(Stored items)
§
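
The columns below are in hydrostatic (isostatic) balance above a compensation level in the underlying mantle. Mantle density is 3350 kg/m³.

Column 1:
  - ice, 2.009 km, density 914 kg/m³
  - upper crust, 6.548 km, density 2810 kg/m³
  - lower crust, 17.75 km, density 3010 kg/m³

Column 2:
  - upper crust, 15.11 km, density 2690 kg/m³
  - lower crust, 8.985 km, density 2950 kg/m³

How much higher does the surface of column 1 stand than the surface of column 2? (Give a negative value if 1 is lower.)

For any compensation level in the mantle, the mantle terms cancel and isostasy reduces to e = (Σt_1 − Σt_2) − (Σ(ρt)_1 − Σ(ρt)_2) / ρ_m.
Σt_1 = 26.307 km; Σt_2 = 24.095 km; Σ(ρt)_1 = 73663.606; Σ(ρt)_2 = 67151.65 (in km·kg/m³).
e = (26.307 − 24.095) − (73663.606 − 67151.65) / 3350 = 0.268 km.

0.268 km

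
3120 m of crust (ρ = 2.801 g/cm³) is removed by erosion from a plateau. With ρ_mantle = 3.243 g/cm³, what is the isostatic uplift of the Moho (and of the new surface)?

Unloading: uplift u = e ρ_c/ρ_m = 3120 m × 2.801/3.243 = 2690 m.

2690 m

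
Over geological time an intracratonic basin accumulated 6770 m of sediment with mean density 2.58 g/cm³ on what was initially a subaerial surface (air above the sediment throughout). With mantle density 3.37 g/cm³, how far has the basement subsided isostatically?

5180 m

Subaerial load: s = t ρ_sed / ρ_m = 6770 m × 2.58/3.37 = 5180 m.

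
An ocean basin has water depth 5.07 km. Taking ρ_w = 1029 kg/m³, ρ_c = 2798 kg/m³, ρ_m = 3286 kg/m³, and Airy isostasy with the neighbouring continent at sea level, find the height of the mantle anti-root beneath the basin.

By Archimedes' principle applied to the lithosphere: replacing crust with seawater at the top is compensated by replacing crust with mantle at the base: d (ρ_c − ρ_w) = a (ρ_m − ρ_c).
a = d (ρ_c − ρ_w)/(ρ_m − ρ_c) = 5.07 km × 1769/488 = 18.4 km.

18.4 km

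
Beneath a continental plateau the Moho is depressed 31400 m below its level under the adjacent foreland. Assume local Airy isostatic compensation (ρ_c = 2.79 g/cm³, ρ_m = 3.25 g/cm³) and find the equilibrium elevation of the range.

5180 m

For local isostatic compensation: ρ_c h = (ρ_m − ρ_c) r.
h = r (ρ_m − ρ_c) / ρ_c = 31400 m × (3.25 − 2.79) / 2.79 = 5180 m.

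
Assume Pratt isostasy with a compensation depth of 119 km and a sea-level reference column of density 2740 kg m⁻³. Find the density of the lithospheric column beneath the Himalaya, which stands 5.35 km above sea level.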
§
§ Work order
Copy the data above in its entirety, exactly as given.

§ Answer to the problem
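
The columns below are in hydrostatic (isostatic) balance above a compensation level in the underlying mantle. Mantle density is 3350 kg/m³.

Column 1:
  - ice, 2.009 km, density 914 kg/m³
  - upper crust, 6.548 km, density 2810 kg/m³
  - lower crust, 17.75 km, density 3010 kg/m³

Column 2:
  - upper crust, 15.11 km, density 2690 kg/m³
  - lower crust, 8.985 km, density 2950 kg/m³

How much higher does the surface of column 1 stand than the surface of column 2? (Give a negative value if 1 is lower.)

For any compensation level in the mantle, the mantle terms cancel and isostasy reduces to e = (Σt_1 − Σt_2) − (Σ(ρt)_1 − Σ(ρt)_2) / ρ_m.
Σt_1 = 26.307 km; Σt_2 = 24.095 km; Σ(ρt)_1 = 73663.606; Σ(ρt)_2 = 67151.65 (in km·kg/m³).
e = (26.307 − 24.095) − (73663.606 − 67151.65) / 3350 = 0.268 km.

0.268 km

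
3120 m of crust (ρ = 2.801 g/cm³) is removed by erosion from a plateau. With ρ_mantle = 3.243 g/cm³, what is the isostatic uplift of the Moho (and of the new surface)?

Unloading: uplift u = e ρ_c/ρ_m = 3120 m × 2.801/3.243 = 2690 m.

2690 m

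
Over geological time an intracratonic basin accumulated 6770 m of sediment with mean density 2.58 g/cm³ on what was initially a subaerial surface (air above the sediment throughout). With mantle density 3.37 g/cm³, how far has the basement subsided isostatically?

5180 m

Subaerial load: s = t ρ_sed / ρ_m = 6770 m × 2.58/3.37 = 5180 m.

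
An ocean basin has water depth 5.07 km. Taking ρ_w = 1029 kg/m³, ρ_c = 2798 kg/m³, ρ_m = 3286 kg/m³, and Airy isostasy with the neighbouring continent at sea level, find the height of the mantle anti-root beneath the basin.

By Archimedes' principle applied to the lithosphere: replacing crust with seawater at the top is compensated by replacing crust with mantle at the base: d (ρ_c − ρ_w) = a (ρ_m − ρ_c).
a = d (ρ_c − ρ_w)/(ρ_m − ρ_c) = 5.07 km × 1769/488 = 18.4 km.

18.4 km

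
Beneath a continental plateau the Moho is depressed 31400 m below its level under the adjacent foreland. Assume local Airy isostatic compensation (ρ_c = 2.79 g/cm³, ρ_m = 3.25 g/cm³) and find the equilibrium elevation of the range.

5180 m

For local isostatic compensation: ρ_c h = (ρ_m − ρ_c) r.
h = r (ρ_m − ρ_c) / ρ_c = 31400 m × (3.25 − 2.79) / 2.79 = 5180 m.

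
Assume Pratt isostasy with a compensation depth of 119 km and a sea-level reference column of density 2740 kg m⁻³. Find the density of the lithospheric column beneath the Himalaya, which stands 5.35 km above sea level.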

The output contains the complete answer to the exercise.